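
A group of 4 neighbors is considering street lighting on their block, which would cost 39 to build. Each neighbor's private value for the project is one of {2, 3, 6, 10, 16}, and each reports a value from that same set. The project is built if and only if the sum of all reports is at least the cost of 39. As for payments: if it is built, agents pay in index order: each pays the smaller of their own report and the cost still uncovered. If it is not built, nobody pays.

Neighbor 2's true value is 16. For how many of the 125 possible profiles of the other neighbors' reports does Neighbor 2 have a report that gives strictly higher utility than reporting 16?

Others report (2, 16, 16): truth gives 0; report 6 gives 10 > 0. Violating.
Others report (3, 10, 16): truth gives 0; report 10 gives 6 > 0. Violating.
Others report (3, 16, 10): truth gives 0; report 10 gives 6 > 0. Violating.
Others report (3, 16, 16): truth gives 0; report 6 gives 10 > 0. Violating.
Others report (2, 2, 2): truth gives 0; no alternative beats it.
Others report (2, 2, 3): truth gives 0; no alternative beats it.
(Checking all 125 profiles: 29 have a profitable deviation, 96 do not.)

29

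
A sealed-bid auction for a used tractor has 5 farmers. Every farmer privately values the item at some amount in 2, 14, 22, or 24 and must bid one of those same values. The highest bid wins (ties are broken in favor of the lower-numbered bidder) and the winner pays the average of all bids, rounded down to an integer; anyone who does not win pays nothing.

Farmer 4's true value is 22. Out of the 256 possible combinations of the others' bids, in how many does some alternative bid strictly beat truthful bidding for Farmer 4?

Others bid (2, 2, 2, 2): truth gives 16; bid 14 gives 18 > 16. Violating.
Others bid (2, 2, 2, 14): truth gives 14; bid 14 gives 16 > 14. Violating.
Others bid (2, 2, 2, 24): truth gives 0; bid 24 gives 12 > 0. Violating.
Others bid (2, 2, 14, 24): truth gives 0; bid 24 gives 9 > 0. Violating.
Others bid (2, 2, 2, 22): truth gives 12; no alternative beats it.
Others bid (2, 2, 14, 2): truth gives 14; no alternative beats it.
(Checking all 256 profiles: 84 have a profitable deviation, 172 do not.)

84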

:::

**WHAT YOU HAVE TO DO:** The records above are to be copied in full, exactly as written.

**YOUR RESPONSE:**
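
A group of 4 neighbors is considering street lighting on their block, which would cost 39 to build. Each neighbor's private value for the project is one of {2, 3, 6, 10, 16}, and each reports a value from that same set. The project is built if and only if the sum of all reports is at least the cost of 39. As for payments: if it is built, agents pay in index order: each pays the smaller of their own report and the cost still uncovered. If it is not built, nobody pays.

Neighbor 2's true value is 16. For how many of the 125 possible profiles of the other neighbors' reports does Neighbor 2 have a report that gives strictly higher utility than reporting 16?

Others report (2, 16, 16): truth gives 0; report 6 gives 10 > 0. Violating.
Others report (3, 10, 16): truth gives 0; report 10 gives 6 > 0. Violating.
Others report (3, 16, 10): truth gives 0; report 10 gives 6 > 0. Violating.
Others report (3, 16, 16): truth gives 0; report 6 gives 10 > 0. Violating.
Others report (2, 2, 2): truth gives 0; no alternative beats it.
Others report (2, 2, 3): truth gives 0; no alternative beats it.
(Checking all 125 profiles: 29 have a profitable deviation, 96 do not.)

29

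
A sealed-bid auction for a used tractor has 5 farmers. Every farmer privately values the item at some amount in 2, 14, 22, or 24 and must bid one of those same values. The highest bid wins (ties are broken in favor of the lower-numbered bidder) and the winner pays the average of all bids, rounded down to an integer; anyone who does not win pays nothing.

Farmer 4's true value is 22. Out of the 256 possible combinations of the others' bids, in how many does some alternative bid strictly beat truthful bidding for Farmer 4?

Others bid (2, 2, 2, 2): truth gives 16; bid 14 gives 18 > 16. Violating.
Others bid (2, 2, 2, 14): truth gives 14; bid 14 gives 16 > 14. Violating.
Others bid (2, 2, 2, 24): truth gives 0; bid 24 gives 12 > 0. Violating.
Others bid (2, 2, 14, 24): truth gives 0; bid 24 gives 9 > 0. Violating.
Others bid (2, 2, 2, 22): truth gives 12; no alternative beats it.
Others bid (2, 2, 14, 2): truth gives 14; no alternative beats it.
(Checking all 256 profiles: 84 have a profitable deviation, 172 do not.)

84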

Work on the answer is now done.